[Dataset items]
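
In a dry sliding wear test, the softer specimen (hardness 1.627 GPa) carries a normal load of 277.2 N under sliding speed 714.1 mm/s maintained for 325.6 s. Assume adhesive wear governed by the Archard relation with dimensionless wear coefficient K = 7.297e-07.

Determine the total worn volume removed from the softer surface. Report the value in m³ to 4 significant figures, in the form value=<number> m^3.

Intermediate values appear rounded, and the algebra holds full float precision — rounded just once to four significant figures.
Sliding speed v = 714.1 mm/s = 0.7141 m/s. The distance L = v·t = 0.7141 m/s × 325.6 s = 232.5 m.
Hardness H = 1.627 GPa = 1.627e+09 Pa.
In SI base units, W = 277.2 N, H = 1.627e+09 Pa, K = 7.297e-07.
Archard volume V = K·W·L/H = 7.297e-07 · 277.2 · 232.5 / 1.627e+09 = 2.891e-11 m³.

value=2.891e-11 m^3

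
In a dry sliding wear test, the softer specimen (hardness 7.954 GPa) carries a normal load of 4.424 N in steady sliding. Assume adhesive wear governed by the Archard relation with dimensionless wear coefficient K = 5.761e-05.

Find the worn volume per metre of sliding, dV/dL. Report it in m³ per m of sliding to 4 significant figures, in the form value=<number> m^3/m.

Intermediate values are printed rounded — every step keeps full precision — a single final rounding, at 4 significant digits.
Hardness H = 7.954 GPa = 7.954e+09 Pa.
Restated in SI base units: W = 4.424 N, H = 7.954e+09 Pa, K = 5.761e-05.
Sliding wear rate dV/dL = K·W/H (no L dependence): 5.761e-05 · 4.424 / 7.954e+09 = 3.204e-14 m³/m.

value=3.204e-14 m^3/m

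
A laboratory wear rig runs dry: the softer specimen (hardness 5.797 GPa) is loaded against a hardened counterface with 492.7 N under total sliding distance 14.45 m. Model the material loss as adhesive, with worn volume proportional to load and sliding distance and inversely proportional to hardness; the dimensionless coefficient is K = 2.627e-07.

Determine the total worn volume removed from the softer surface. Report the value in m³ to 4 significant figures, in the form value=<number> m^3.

value=3.226e-13 m^3

Intermediate values are printed rounded — each operation holds exact precision, and one last rounding, at 4 significant digits.
Hardness H = 5.797 GPa = 5.797e+09 Pa.
Collected in SI base units: W = 492.7 N, H = 5.797e+09 Pa, K = 2.627e-07.
Archard volume V = K·W·L/H = 2.627e-07 · 492.7 · 14.45 / 5.797e+09 = 3.226e-13 m³.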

Goal of the exercise: Each line of the records above, from the first through the one containing "In a dry sliding wear test, the softer specimen (hardness 7.954", is to be retyped exactly; no other line belongs.

Result of this exercise:
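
In a dry sliding wear test, the softer specimen (hardness 1.627 GPa) carries a normal load of 277.2 N under sliding speed 714.1 mm/s maintained for 325.6 s. Assume adhesive wear governed by the Archard relation with dimensionless wear coefficient K = 7.297e-07.

Determine the total worn volume removed from the softer surface. Report the value in m³ to 4 significant figures, in the form value=<number> m^3.

Intermediate values appear rounded, and the algebra holds full float precision — rounded just once to four significant figures.
Sliding speed v = 714.1 mm/s = 0.7141 m/s. The distance L = v·t = 0.7141 m/s × 325.6 s = 232.5 m.
Hardness H = 1.627 GPa = 1.627e+09 Pa.
In SI base units, W = 277.2 N, H = 1.627e+09 Pa, K = 7.297e-07.
Archard volume V = K·W·L/H = 7.297e-07 · 277.2 · 232.5 / 1.627e+09 = 2.891e-11 m³.

value=2.891e-11 m^3

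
In a dry sliding wear test, the softer specimen (hardness 7.954 GPa) carries a normal load of 4.424 N in steady sliding. Assume adhesive wear governed by the Archard relation with dimensionless wear coefficient K = 5.761e-05.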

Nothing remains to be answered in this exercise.